(DATA LISTING begins)

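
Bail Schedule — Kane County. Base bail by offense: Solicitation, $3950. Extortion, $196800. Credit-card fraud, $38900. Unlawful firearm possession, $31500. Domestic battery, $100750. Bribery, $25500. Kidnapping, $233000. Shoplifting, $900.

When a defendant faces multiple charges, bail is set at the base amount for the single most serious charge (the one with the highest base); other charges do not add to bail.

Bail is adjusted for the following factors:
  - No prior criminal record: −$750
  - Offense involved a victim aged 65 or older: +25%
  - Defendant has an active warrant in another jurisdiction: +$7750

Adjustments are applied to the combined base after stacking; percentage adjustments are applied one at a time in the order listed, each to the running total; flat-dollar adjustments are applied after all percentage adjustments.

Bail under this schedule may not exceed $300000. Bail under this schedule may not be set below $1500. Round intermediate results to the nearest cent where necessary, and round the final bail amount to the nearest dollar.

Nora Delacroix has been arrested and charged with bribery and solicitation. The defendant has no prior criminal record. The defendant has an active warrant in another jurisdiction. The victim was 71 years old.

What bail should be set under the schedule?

Base amounts from the schedule: bribery $25500; solicitation $3950.
Stacking rule: use the highest base only. Highest is bribery at $25500. Combined base = $25500.
Offense involved a victim aged 65 or older (+25%): $25500 × 1.25 = $31875.
No prior criminal record (−$750 flat): $31875 − $750 = $31125.
Defendant has an active warrant in another jurisdiction (+$7750 flat): $31125 + $7750 = $38875.
$38875 is within the $300000 maximum.
$38875 is at or above the $1500 minimum.

$38875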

(DATA LISTING ends)

— YOUR TASK —
Only the lines above from the line containing "- No prior criminal record: −$750" through the line containing "Nora Delacroix has" should be retyped, exactly and with both ends included.

— THE COMPLETED TASK —
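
  - No prior criminal record: −$750
  - Offense involved a victim aged 65 or older: +25%
  - Defendant has an active warrant in another jurisdiction: +$7750

Adjustments are applied to the combined base after stacking; percentage adjustments are applied one at a time in the order listed, each to the running total; flat-dollar adjustments are applied after all percentage adjustments.

Bail under this schedule may not exceed $300000. Bail under this schedule may not be set below $1500. Round intermediate results to the nearest cent where necessary, and round the final bail amount to the nearest dollar.

Nora Delacroix has been arrested and charged with bribery and solicitation. The defendant has no prior criminal record. The defendant has an active warrant in another jurisdiction. The victim was 71 years old.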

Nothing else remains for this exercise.